┌──

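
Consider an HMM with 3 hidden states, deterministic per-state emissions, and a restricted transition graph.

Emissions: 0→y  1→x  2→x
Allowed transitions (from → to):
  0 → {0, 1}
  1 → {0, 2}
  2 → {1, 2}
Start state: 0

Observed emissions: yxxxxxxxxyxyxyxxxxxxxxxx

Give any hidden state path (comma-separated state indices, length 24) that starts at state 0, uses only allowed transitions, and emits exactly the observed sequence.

  0: obs=y cand={0} pick 0 [start]
  1: obs=x cand={1,2} pick 1 [0->1 ok]
  2: obs=x cand={1,2} pick 2 [1->2 ok]
  3: obs=x cand={1,2} pick 2 [2->2 ok]
  4: obs=x cand={1,2} pick 1 [2->1 ok]
  5: obs=x cand={1,2} pick 2 [1->2 ok]
  6: obs=x cand={1,2} pick 2 [2->2 ok]
  7: obs=x cand={1,2} pick 2 [2->2 ok]
  8: obs=x cand={1,2} pick 1 [2->1 ok]
  9: obs=y cand={0} pick 0 [1->0 ok]
  10: obs=x cand={1,2} pick 1 [0->1 ok]
  11: obs=y cand={0} pick 0 [1->0 ok]
  12: obs=x cand={1,2} pick 1 [0->1 ok]
  13: obs=y cand={0} pick 0 [1->0 ok]
  14: obs=x cand={1,2} pick 1 [0->1 ok]
  15: obs=x cand={1,2} pick 2 [1->2 ok]
  16: obs=x cand={1,2} pick 1 [2->1 ok]
  17: obs=x cand={1,2} pick 2 [1->2 ok]
  18: obs=x cand={1,2} pick 1 [2->1 ok]
  19: obs=x cand={1,2} pick 2 [1->2 ok]
  20: obs=x cand={1,2} pick 2 [2->2 ok]
  21: obs=x cand={1,2} pick 1 [2->1 ok]
  22: obs=x cand={1,2} pick 2 [1->2 ok]
  23: obs=x cand={1,2} pick 1 [2->1 ok]

0,1,2,2,1,2,2,2,1,0,1,0,1,0,1,2,1,2,1,2,2,1,2,1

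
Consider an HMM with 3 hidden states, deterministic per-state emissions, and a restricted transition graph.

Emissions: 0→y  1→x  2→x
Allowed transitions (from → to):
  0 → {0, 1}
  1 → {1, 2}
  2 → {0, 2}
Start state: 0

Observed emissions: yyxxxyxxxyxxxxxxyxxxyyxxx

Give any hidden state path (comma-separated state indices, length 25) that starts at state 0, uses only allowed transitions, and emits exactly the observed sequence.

  pos 0: y in {0}, choose 0; start
  pos 1: y in {0}, choose 0; 0->0 ok
  pos 2: x in {1,2}, choose 1; 0->1 ok
  pos 3: x in {1,2}, choose 1; 1->1 ok
  pos 4: x in {1,2}, choose 2; 1->2 ok
  pos 5: y in {0}, choose 0; 2->0 ok
  pos 6: x in {1,2}, choose 1; 0->1 ok
  pos 7: x in {1,2}, choose 2; 1->2 ok
  pos 8: x in {1,2}, choose 2; 2->2 ok
  pos 9: y in {0}, choose 0; 2->0 ok
  pos 10: x in {1,2}, choose 1; 0->1 ok
  pos 11: x in {1,2}, choose 1; 1->1 ok
  pos 12: x in {1,2}, choose 1; 1->1 ok
  pos 13: x in {1,2}, choose 1; 1->1 ok
  pos 14: x in {1,2}, choose 2; 1->2 ok
  pos 15: x in {1,2}, choose 2; 2->2 ok
  pos 16: y in {0}, choose 0; 2->0 ok
  pos 17: x in {1,2}, choose 1; 0->1 ok
  pos 18: x in {1,2}, choose 1; 1->1 ok
  pos 19: x in {1,2}, choose 2; 1->2 ok
  pos 20: y in {0}, choose 0; 2->0 ok
  pos 21: y in {0}, choose 0; 0->0 ok
  pos 22: x in {1,2}, choose 1; 0->1 ok
  pos 23: x in {1,2}, choose 2; 1->2 ok
  pos 24: x in {1,2}, choose 2; 2->2 ok

0,0,1,1,2,0,1,2,2,0,1,1,1,1,2,2,0,1,1,2,0,0,1,2,2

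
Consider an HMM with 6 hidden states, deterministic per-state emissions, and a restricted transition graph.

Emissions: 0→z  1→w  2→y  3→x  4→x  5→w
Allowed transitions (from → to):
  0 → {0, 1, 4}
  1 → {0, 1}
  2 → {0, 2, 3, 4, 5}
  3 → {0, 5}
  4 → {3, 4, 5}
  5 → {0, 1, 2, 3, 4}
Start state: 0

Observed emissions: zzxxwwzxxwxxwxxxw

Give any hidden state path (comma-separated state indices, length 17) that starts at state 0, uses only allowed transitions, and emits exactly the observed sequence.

  [0] z  {0}  => 0  start
  [1] z  {0}  => 0  0->0 ok
  [2] x  {3,4}  => 4  0->4 ok
  [3] x  {3,4}  => 4  4->4 ok
  [4] w  {1,5}  => 5  4->5 ok
  [5] w  {1,5}  => 1  5->1 ok
  [6] z  {0}  => 0  1->0 ok
  [7] x  {3,4}  => 4  0->4 ok
  [8] x  {3,4}  => 3  4->3 ok
  [9] w  {1,5}  => 5  3->5 ok
  [10] x  {3,4}  => 4  5->4 ok
  [11] x  {3,4}  => 3  4->3 ok
  [12] w  {1,5}  => 5  3->5 ok
  [13] x  {3,4}  => 4  5->4 ok
  [14] x  {3,4}  => 4  4->4 ok
  [15] x  {3,4}  => 3  4->3 ok
  [16] w  {1,5}  => 5  3->5 ok

0,0,4,4,5,1,0,4,3,5,4,3,5,4,4,3,5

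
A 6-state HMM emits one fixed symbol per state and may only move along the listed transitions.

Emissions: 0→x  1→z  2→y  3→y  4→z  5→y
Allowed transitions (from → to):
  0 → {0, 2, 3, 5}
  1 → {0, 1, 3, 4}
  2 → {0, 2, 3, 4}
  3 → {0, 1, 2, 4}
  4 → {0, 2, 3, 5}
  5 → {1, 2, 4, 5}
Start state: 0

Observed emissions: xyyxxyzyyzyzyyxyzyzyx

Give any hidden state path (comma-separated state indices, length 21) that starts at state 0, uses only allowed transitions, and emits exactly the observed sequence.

0,2,3,0,0,5,4,5,2,4,2,4,2,3,0,5,1,3,1,3,0

  0: obs=x cand={0} pick 0 [start]
  1: obs=y cand={2,3,5} pick 2 [0->2 ok]
  2: obs=y cand={2,3,5} pick 3 [2->3 ok]
  3: obs=x cand={0} pick 0 [3->0 ok]
  4: obs=x cand={0} pick 0 [0->0 ok]
  5: obs=y cand={2,3,5} pick 5 [0->5 ok]
  6: obs=z cand={1,4} pick 4 [5->4 ok]
  7: obs=y cand={2,3,5} pick 5 [4->5 ok]
  8: obs=y cand={2,3,5} pick 2 [5->2 ok]
  9: obs=z cand={1,4} pick 4 [2->4 ok]
  10: obs=y cand={2,3,5} pick 2 [4->2 ok]
  11: obs=z cand={1,4} pick 4 [2->4 ok]
  12: obs=y cand={2,3,5} pick 2 [4->2 ok]
  13: obs=y cand={2,3,5} pick 3 [2->3 ok]
  14: obs=x cand={0} pick 0 [3->0 ok]
  15: obs=y cand={2,3,5} pick 5 [0->5 ok]
  16: obs=z cand={1,4} pick 1 [5->1 ok]
  17: obs=y cand={2,3,5} pick 3 [1->3 ok]
  18: obs=z cand={1,4} pick 1 [3->1 ok]
  19: obs=y cand={2,3,5} pick 3 [1->3 ok]
  20: obs=x cand={0} pick 0 [3->0 ok]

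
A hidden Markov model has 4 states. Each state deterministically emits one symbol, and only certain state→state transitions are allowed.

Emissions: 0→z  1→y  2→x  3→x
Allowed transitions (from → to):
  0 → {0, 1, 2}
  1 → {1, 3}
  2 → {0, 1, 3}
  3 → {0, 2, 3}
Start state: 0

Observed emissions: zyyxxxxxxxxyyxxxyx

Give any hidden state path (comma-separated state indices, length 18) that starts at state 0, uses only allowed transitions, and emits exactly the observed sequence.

  0: obs=z cand={0} pick 0 [start]
  1: obs=y cand={1} pick 1 [0->1 ok]
  2: obs=y cand={1} pick 1 [1->1 ok]
  3: obs=x cand={2,3} pick 3 [1->3 ok]
  4: obs=x cand={2,3} pick 2 [3->2 ok]
  5: obs=x cand={2,3} pick 3 [2->3 ok]
  6: obs=x cand={2,3} pick 2 [3->2 ok]
  7: obs=x cand={2,3} pick 3 [2->3 ok]
  8: obs=x cand={2,3} pick 3 [3->3 ok]
  9: obs=x cand={2,3} pick 3 [3->3 ok]
  10: obs=x cand={2,3} pick 2 [3->2 ok]
  11: obs=y cand={1} pick 1 [2->1 ok]
  12: obs=y cand={1} pick 1 [1->1 ok]
  13: obs=x cand={2,3} pick 3 [1->3 ok]
  14: obs=x cand={2,3} pick 3 [3->3 ok]
  15: obs=x cand={2,3} pick 2 [3->2 ok]
  16: obs=y cand={1} pick 1 [2->1 ok]
  17: obs=x cand={2,3} pick 3 [1->3 ok]

0,1,1,3,2,3,2,3,3,3,2,1,1,3,3,2,1,3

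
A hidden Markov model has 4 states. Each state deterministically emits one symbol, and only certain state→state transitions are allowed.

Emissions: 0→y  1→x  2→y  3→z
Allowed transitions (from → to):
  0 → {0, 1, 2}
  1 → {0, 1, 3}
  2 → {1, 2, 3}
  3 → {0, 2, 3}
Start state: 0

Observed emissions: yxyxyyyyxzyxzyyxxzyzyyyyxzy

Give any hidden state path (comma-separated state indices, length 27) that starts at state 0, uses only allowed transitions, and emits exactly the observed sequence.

0,1,0,1,0,0,2,2,1,3,2,1,3,0,0,1,1,3,2,3,0,0,0,2,1,3,0

  t0 'y' -> {0,2}, take 0 (start)
  t1 'x' -> {1}, take 1 (0->1 ok)
  t2 'y' -> {0,2}, take 0 (1->0 ok)
  t3 'x' -> {1}, take 1 (0->1 ok)
  t4 'y' -> {0,2}, take 0 (1->0 ok)
  t5 'y' -> {0,2}, take 0 (0->0 ok)
  t6 'y' -> {0,2}, take 2 (0->2 ok)
  t7 'y' -> {0,2}, take 2 (2->2 ok)
  t8 'x' -> {1}, take 1 (2->1 ok)
  t9 'z' -> {3}, take 3 (1->3 ok)
  t10 'y' -> {0,2}, take 2 (3->2 ok)
  t11 'x' -> {1}, take 1 (2->1 ok)
  t12 'z' -> {3}, take 3 (1->3 ok)
  t13 'y' -> {0,2}, take 0 (3->0 ok)
  t14 'y' -> {0,2}, take 0 (0->0 ok)
  t15 'x' -> {1}, take 1 (0->1 ok)
  t16 'x' -> {1}, take 1 (1->1 ok)
  t17 'z' -> {3}, take 3 (1->3 ok)
  t18 'y' -> {0,2}, take 2 (3->2 ok)
  t19 'z' -> {3}, take 3 (2->3 ok)
  t20 'y' -> {0,2}, take 0 (3->0 ok)
  t21 'y' -> {0,2}, take 0 (0->0 ok)
  t22 'y' -> {0,2}, take 0 (0->0 ok)
  t23 'y' -> {0,2}, take 2 (0->2 ok)
  t24 'x' -> {1}, take 1 (2->1 ok)
  t25 'z' -> {3}, take 3 (1->3 ok)
  t26 'y' -> {0,2}, take 0 (3->0 ok)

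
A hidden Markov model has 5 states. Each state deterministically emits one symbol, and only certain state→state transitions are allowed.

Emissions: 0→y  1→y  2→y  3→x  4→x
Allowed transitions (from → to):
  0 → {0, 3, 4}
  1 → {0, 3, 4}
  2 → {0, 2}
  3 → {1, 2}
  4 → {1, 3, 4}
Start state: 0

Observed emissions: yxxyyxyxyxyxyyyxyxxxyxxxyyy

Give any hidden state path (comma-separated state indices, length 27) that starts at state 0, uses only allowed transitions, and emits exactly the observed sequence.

  0: obs=y cand={0,1,2} pick 0 [start]
  1: obs=x cand={3,4} pick 4 [0->4 ok]
  2: obs=x cand={3,4} pick 3 [4->3 ok]
  3: obs=y cand={0,1,2} pick 2 [3->2 ok]
  4: obs=y cand={0,1,2} pick 0 [2->0 ok]
  5: obs=x cand={3,4} pick 4 [0->4 ok]
  6: obs=y cand={0,1,2} pick 1 [4->1 ok]
  7: obs=x cand={3,4} pick 4 [1->4 ok]
  8: obs=y cand={0,1,2} pick 1 [4->1 ok]
  9: obs=x cand={3,4} pick 4 [1->4 ok]
  10: obs=y cand={0,1,2} pick 1 [4->1 ok]
  11: obs=x cand={3,4} pick 3 [1->3 ok]
  12: obs=y cand={0,1,2} pick 2 [3->2 ok]
  13: obs=y cand={0,1,2} pick 2 [2->2 ok]
  14: obs=y cand={0,1,2} pick 0 [2->0 ok]
  15: obs=x cand={3,4} pick 3 [0->3 ok]
  16: obs=y cand={0,1,2} pick 1 [3->1 ok]
  17: obs=x cand={3,4} pick 4 [1->4 ok]
  18: obs=x cand={3,4} pick 4 [4->4 ok]
  19: obs=x cand={3,4} pick 4 [4->4 ok]
  20: obs=y cand={0,1,2} pick 1 [4->1 ok]
  21: obs=x cand={3,4} pick 4 [1->4 ok]
  22: obs=x cand={3,4} pick 4 [4->4 ok]
  23: obs=x cand={3,4} pick 3 [4->3 ok]
  24: obs=y cand={0,1,2} pick 2 [3->2 ok]
  25: obs=y cand={0,1,2} pick 2 [2->2 ok]
  26: obs=y cand={0,1,2} pick 2 [2->2 ok]

0,4,3,2,0,4,1,4,1,4,1,3,2,2,0,3,1,4,4,4,1,4,4,3,2,2,2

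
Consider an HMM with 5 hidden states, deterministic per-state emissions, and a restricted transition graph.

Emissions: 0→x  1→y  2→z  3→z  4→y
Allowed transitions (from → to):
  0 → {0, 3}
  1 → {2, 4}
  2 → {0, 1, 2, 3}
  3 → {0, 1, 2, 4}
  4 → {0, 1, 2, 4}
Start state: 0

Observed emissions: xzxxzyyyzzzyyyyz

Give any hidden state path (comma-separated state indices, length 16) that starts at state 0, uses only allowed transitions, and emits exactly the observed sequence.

0,3,0,0,3,1,4,1,2,2,2,1,4,4,1,2

  [0] x  {0}  => 0  start
  [1] z  {2,3}  => 3  0->3 ok
  [2] x  {0}  => 0  3->0 ok
  [3] x  {0}  => 0  0->0 ok
  [4] z  {2,3}  => 3  0->3 ok
  [5] y  {1,4}  => 1  3->1 ok
  [6] y  {1,4}  => 4  1->4 ok
  [7] y  {1,4}  => 1  4->1 ok
  [8] z  {2,3}  => 2  1->2 ok
  [9] z  {2,3}  => 2  2->2 ok
  [10] z  {2,3}  => 2  2->2 ok
  [11] y  {1,4}  => 1  2->1 ok
  [12] y  {1,4}  => 4  1->4 ok
  [13] y  {1,4}  => 4  4->4 ok
  [14] y  {1,4}  => 1  4->1 ok
  [15] z  {2,3}  => 2  1->2 ok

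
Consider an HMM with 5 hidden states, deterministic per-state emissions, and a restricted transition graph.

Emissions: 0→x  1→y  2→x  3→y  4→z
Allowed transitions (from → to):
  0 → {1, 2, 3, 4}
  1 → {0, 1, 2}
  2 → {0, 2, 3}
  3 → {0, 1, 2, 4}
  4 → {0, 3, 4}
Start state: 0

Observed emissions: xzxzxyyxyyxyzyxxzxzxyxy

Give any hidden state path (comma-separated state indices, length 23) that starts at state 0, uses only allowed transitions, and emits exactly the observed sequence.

  pos 0: x in {0,2}, choose 0; start
  pos 1: z in {4}, choose 4; 0->4 ok
  pos 2: x in {0,2}, choose 0; 4->0 ok
  pos 3: z in {4}, choose 4; 0->4 ok
  pos 4: x in {0,2}, choose 0; 4->0 ok
  pos 5: y in {1,3}, choose 1; 0->1 ok
  pos 6: y in {1,3}, choose 1; 1->1 ok
  pos 7: x in {0,2}, choose 0; 1->0 ok
  pos 8: y in {1,3}, choose 3; 0->3 ok
  pos 9: y in {1,3}, choose 1; 3->1 ok
  pos 10: x in {0,2}, choose 2; 1->2 ok
  pos 11: y in {1,3}, choose 3; 2->3 ok
  pos 12: z in {4}, choose 4; 3->4 ok
  pos 13: y in {1,3}, choose 3; 4->3 ok
  pos 14: x in {0,2}, choose 2; 3->2 ok
  pos 15: x in {0,2}, choose 0; 2->0 ok
  pos 16: z in {4}, choose 4; 0->4 ok
  pos 17: x in {0,2}, choose 0; 4->0 ok
  pos 18: z in {4}, choose 4; 0->4 ok
  pos 19: x in {0,2}, choose 0; 4->0 ok
  pos 20: y in {1,3}, choose 1; 0->1 ok
  pos 21: x in {0,2}, choose 0; 1->0 ok
  pos 22: y in {1,3}, choose 3; 0->3 ok

0,4,0,4,0,1,1,0,3,1,2,3,4,3,2,0,4,0,4,0,1,0,3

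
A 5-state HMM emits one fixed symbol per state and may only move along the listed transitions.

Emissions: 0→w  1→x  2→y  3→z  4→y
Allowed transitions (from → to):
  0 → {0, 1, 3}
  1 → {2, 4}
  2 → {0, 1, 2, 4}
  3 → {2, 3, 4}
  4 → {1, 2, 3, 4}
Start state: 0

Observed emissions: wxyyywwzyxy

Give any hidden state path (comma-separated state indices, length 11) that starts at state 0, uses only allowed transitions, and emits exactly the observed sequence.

  pos 0: w in {0}, choose 0; start
  pos 1: x in {1}, choose 1; 0->1 ok
  pos 2: y in {2,4}, choose 4; 1->4 ok
  pos 3: y in {2,4}, choose 4; 4->4 ok
  pos 4: y in {2,4}, choose 2; 4->2 ok
  pos 5: w in {0}, choose 0; 2->0 ok
  pos 6: w in {0}, choose 0; 0->0 ok
  pos 7: z in {3}, choose 3; 0->3 ok
  pos 8: y in {2,4}, choose 2; 3->2 ok
  pos 9: x in {1}, choose 1; 2->1 ok
  pos 10: y in {2,4}, choose 4; 1->4 ok

0,1,4,4,2,0,0,3,2,1,4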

└──

WHAT YOU SHOULD DO
Extract, please, the lines from the start of the entries above through the one with "Observed emissions: yyxxxyxxxyxxxxxxyxxxyyxxx", both included, reproducing each exactly and adding nothing.

OUTPUT OF THE EXERCISE
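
Consider an HMM with 3 hidden states, deterministic per-state emissions, and a restricted transition graph.

Emissions: 0→y  1→x  2→x
Allowed transitions (from → to):
  0 → {0, 1}
  1 → {0, 2}
  2 → {1, 2}
Start state: 0

Observed emissions: yxxxxxxxxyxyxyxxxxxxxxxx

Give any hidden state path (comma-separated state indices, length 24) that starts at state 0, uses only allowed transitions, and emits exactly the observed sequence.

  0: obs=y cand={0} pick 0 [start]
  1: obs=x cand={1,2} pick 1 [0->1 ok]
  2: obs=x cand={1,2} pick 2 [1->2 ok]
  3: obs=x cand={1,2} pick 2 [2->2 ok]
  4: obs=x cand={1,2} pick 1 [2->1 ok]
  5: obs=x cand={1,2} pick 2 [1->2 ok]
  6: obs=x cand={1,2} pick 2 [2->2 ok]
  7: obs=x cand={1,2} pick 2 [2->2 ok]
  8: obs=x cand={1,2} pick 1 [2->1 ok]
  9: obs=y cand={0} pick 0 [1->0 ok]
  10: obs=x cand={1,2} pick 1 [0->1 ok]
  11: obs=y cand={0} pick 0 [1->0 ok]
  12: obs=x cand={1,2} pick 1 [0->1 ok]
  13: obs=y cand={0} pick 0 [1->0 ok]
  14: obs=x cand={1,2} pick 1 [0->1 ok]
  15: obs=x cand={1,2} pick 2 [1->2 ok]
  16: obs=x cand={1,2} pick 1 [2->1 ok]
  17: obs=x cand={1,2} pick 2 [1->2 ok]
  18: obs=x cand={1,2} pick 1 [2->1 ok]
  19: obs=x cand={1,2} pick 2 [1->2 ok]
  20: obs=x cand={1,2} pick 2 [2->2 ok]
  21: obs=x cand={1,2} pick 1 [2->1 ok]
  22: obs=x cand={1,2} pick 2 [1->2 ok]
  23: obs=x cand={1,2} pick 1 [2->1 ok]

0,1,2,2,1,2,2,2,1,0,1,0,1,0,1,2,1,2,1,2,2,1,2,1

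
Consider an HMM with 3 hidden states, deterministic per-state emissions, and a restricted transition graph.

Emissions: 0→y  1→x  2→x
Allowed transitions (from → to):
  0 → {0, 1}
  1 → {1, 2}
  2 → {0, 2}
Start state: 0

Observed emissions: yyxxxyxxxyxxxxxxyxxxyyxxx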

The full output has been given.